» EXERCISE GOAL
A single count is required: the lines of the data below in which the word "from" occurs.

» Stored data entries
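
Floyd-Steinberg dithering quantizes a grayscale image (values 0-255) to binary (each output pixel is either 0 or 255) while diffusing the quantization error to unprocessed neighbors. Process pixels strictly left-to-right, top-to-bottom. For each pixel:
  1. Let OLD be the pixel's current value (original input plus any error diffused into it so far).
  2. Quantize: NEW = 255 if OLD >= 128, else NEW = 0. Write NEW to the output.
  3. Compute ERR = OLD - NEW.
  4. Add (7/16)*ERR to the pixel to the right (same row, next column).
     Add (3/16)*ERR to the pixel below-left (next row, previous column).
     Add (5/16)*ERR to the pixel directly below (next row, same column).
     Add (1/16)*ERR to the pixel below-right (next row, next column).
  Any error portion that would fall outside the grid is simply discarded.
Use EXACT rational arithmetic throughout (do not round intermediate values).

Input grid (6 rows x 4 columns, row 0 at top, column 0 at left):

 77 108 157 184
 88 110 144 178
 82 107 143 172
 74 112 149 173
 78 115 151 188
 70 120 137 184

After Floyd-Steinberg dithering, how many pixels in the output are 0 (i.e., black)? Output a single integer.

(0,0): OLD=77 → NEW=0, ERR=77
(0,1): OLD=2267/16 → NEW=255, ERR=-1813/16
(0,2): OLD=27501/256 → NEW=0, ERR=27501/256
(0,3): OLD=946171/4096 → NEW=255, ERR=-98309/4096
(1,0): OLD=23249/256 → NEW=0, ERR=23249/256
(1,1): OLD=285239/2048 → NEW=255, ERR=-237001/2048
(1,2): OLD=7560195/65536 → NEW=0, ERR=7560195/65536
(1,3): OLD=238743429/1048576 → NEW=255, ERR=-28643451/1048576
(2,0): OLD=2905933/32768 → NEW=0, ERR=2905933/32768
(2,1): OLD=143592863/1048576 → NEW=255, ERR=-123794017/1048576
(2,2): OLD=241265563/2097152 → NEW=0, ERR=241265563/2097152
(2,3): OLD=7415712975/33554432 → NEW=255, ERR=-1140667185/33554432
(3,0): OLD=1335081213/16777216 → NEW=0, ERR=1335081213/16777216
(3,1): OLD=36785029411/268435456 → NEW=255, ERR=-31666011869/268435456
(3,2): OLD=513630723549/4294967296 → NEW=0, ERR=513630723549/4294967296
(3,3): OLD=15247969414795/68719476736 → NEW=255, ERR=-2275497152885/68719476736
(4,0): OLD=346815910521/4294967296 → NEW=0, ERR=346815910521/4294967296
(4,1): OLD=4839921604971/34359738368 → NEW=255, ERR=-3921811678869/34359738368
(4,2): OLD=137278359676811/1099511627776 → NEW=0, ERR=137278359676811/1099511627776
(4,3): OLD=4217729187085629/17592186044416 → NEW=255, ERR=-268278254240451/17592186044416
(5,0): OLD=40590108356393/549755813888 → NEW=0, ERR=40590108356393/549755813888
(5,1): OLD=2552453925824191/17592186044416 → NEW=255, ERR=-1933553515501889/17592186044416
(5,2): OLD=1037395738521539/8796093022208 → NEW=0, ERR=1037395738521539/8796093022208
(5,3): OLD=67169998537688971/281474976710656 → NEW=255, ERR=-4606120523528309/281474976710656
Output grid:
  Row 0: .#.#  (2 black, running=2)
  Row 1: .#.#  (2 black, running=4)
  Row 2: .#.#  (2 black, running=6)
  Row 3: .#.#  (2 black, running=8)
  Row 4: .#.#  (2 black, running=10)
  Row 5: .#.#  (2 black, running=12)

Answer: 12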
---
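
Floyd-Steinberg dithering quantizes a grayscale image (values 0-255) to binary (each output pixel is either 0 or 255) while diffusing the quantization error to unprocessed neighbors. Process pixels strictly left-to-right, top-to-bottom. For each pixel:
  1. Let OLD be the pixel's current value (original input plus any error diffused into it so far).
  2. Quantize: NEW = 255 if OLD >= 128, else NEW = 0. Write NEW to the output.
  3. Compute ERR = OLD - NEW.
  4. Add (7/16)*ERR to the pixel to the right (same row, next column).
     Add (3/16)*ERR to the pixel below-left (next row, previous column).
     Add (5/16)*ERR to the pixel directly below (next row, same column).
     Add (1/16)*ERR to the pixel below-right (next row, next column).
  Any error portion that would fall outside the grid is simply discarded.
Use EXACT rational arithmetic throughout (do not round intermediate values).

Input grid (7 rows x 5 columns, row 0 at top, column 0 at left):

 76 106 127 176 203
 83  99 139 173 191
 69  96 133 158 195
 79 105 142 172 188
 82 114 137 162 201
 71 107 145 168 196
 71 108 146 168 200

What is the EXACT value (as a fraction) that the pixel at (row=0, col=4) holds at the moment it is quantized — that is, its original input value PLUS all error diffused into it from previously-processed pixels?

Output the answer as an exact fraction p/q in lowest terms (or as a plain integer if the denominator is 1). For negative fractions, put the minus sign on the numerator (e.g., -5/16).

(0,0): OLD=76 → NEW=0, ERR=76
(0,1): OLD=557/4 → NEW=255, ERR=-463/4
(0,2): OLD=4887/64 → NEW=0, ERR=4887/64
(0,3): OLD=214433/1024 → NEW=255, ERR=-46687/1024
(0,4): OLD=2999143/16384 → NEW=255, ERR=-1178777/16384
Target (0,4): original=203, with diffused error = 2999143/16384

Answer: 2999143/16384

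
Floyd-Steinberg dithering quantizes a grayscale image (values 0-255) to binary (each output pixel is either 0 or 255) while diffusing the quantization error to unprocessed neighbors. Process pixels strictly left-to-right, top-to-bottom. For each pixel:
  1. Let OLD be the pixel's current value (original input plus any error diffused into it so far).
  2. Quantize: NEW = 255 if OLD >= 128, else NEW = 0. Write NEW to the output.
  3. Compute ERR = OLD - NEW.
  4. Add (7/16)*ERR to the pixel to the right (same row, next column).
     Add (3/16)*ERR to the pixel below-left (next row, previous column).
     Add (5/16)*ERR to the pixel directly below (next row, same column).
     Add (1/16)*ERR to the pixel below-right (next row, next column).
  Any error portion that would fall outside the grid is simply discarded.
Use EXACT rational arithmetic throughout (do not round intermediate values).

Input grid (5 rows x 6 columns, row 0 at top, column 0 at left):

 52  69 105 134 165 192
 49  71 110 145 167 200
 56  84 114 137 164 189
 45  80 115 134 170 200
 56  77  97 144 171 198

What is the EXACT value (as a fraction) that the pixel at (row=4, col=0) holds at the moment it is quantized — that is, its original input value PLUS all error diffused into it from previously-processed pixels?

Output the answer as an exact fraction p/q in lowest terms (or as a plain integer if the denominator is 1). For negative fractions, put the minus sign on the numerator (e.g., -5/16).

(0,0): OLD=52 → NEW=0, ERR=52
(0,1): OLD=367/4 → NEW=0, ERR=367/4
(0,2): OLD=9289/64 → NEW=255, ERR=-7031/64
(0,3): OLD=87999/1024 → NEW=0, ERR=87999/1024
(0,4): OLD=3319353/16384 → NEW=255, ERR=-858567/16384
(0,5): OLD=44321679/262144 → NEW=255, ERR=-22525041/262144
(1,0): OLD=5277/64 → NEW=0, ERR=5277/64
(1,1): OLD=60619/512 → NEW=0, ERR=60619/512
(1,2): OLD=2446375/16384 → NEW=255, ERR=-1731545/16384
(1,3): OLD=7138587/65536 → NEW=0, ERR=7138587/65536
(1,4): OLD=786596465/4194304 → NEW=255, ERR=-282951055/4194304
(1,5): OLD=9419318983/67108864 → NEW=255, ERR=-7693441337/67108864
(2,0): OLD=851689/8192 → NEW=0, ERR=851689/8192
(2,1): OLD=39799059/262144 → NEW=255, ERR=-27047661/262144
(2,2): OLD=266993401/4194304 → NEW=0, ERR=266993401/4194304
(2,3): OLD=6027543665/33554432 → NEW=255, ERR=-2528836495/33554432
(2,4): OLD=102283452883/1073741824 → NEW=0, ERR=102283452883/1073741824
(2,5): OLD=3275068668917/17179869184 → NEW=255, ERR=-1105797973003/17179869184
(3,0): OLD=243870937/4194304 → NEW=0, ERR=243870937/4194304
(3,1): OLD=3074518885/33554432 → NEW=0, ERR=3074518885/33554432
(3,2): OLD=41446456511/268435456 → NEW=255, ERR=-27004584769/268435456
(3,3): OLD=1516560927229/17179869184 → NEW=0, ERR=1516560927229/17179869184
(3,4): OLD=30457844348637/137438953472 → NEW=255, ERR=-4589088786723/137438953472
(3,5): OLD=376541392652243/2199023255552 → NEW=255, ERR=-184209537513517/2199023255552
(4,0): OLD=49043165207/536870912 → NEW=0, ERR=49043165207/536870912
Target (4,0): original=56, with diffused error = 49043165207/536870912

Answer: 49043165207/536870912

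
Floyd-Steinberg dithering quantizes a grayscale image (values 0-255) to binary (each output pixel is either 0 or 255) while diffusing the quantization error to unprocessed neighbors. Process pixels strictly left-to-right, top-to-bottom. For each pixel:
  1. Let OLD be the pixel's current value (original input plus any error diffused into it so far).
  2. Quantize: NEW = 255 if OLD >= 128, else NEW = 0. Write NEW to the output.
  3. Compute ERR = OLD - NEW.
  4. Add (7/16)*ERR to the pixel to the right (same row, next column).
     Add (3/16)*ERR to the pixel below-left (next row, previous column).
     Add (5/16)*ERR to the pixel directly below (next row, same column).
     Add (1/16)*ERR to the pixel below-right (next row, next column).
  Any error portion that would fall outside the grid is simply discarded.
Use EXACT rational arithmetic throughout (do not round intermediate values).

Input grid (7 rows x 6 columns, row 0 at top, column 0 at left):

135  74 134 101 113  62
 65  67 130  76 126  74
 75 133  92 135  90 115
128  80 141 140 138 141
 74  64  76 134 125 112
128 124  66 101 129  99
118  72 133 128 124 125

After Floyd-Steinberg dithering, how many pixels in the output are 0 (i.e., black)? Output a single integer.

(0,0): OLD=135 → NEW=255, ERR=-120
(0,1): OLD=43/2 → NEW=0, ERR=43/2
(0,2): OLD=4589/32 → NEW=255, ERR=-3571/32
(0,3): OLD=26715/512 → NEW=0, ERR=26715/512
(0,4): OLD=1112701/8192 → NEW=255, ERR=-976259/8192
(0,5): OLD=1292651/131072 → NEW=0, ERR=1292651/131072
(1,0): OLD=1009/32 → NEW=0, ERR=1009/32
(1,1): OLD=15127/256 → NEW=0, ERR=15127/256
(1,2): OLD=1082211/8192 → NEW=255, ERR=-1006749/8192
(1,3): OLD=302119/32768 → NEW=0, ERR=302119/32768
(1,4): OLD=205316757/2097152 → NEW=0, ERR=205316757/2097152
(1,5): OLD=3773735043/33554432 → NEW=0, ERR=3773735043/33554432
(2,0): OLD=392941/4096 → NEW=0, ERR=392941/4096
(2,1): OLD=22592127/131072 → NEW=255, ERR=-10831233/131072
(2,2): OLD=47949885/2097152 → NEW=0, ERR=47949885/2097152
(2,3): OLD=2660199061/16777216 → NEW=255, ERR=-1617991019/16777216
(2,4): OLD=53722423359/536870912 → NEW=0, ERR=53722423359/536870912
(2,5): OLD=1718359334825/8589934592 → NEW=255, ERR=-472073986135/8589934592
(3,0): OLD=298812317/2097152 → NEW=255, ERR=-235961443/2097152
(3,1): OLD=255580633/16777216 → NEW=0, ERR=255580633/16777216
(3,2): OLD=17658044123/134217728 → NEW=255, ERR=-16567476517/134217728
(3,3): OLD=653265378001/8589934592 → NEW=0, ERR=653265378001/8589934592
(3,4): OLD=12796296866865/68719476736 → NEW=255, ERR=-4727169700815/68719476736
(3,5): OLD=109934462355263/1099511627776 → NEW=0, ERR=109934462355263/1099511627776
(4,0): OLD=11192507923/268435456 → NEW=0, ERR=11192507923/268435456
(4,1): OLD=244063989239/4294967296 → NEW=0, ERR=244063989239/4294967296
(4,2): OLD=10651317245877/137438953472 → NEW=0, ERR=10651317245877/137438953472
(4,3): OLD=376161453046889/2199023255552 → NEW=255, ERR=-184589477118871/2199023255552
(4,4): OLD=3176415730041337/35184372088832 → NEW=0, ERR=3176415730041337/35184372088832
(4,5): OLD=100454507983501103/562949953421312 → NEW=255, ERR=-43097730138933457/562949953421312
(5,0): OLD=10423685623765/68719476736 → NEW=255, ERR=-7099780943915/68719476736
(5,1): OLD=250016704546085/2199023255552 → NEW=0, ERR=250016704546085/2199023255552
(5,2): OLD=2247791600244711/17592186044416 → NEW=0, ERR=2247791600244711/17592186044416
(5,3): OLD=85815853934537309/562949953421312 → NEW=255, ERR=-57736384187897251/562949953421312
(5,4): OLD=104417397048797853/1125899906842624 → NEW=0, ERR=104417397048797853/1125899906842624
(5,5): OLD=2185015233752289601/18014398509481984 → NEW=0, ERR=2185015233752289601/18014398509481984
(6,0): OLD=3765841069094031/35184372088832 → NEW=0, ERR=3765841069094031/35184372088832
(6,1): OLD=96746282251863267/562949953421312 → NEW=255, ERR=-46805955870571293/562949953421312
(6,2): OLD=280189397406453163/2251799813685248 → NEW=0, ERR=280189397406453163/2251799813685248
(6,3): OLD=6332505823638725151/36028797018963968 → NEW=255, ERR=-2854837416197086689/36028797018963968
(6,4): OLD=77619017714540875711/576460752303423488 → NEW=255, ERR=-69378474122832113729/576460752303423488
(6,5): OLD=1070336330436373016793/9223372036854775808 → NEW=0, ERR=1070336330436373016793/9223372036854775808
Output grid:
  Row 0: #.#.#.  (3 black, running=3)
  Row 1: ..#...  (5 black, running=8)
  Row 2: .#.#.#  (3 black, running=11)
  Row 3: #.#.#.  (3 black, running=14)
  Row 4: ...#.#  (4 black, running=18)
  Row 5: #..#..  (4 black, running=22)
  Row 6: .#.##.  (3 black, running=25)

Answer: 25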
==
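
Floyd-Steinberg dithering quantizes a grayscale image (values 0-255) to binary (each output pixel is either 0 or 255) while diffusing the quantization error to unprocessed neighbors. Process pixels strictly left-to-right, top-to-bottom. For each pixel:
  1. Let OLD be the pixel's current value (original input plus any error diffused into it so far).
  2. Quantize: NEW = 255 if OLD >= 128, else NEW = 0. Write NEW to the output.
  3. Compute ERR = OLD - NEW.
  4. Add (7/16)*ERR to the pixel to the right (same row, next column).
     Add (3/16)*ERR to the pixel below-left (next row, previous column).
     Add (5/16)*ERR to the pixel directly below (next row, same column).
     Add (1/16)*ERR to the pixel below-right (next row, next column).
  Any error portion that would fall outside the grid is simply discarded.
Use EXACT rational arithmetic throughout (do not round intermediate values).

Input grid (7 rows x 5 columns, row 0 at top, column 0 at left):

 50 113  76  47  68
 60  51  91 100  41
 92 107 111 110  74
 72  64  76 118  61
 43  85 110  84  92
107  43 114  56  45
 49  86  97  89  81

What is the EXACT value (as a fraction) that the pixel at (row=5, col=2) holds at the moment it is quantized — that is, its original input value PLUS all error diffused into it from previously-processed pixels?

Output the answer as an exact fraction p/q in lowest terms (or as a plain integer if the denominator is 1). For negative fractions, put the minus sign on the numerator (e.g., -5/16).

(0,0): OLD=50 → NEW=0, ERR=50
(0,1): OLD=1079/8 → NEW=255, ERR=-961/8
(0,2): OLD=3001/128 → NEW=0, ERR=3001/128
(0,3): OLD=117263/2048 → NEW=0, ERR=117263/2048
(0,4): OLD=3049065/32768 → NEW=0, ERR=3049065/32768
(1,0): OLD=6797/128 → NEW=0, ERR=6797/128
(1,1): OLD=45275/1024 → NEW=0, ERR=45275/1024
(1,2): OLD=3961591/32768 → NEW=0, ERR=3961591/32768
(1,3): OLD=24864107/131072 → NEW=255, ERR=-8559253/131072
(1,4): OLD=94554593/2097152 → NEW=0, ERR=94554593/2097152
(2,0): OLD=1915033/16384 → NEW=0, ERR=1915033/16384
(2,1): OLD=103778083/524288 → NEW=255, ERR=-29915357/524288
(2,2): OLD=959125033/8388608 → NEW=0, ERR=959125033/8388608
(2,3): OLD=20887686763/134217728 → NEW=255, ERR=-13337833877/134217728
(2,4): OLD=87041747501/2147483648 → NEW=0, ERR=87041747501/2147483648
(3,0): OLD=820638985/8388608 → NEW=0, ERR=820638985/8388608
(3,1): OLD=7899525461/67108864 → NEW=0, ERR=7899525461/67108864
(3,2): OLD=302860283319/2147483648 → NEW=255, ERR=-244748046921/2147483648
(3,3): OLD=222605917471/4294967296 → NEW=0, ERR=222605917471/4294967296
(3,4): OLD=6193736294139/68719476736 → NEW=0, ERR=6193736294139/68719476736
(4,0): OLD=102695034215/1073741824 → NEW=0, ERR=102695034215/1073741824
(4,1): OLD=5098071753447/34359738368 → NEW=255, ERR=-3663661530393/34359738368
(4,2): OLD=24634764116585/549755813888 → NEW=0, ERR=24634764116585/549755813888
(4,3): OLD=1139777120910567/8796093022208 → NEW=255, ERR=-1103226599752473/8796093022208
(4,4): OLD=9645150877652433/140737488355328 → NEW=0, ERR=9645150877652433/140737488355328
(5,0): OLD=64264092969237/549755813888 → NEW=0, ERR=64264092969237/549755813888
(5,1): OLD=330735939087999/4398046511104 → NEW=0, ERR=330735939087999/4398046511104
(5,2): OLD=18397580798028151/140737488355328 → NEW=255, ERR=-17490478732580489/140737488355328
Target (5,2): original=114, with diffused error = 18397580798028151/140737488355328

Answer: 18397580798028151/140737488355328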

» SOLVED PROBLEM
3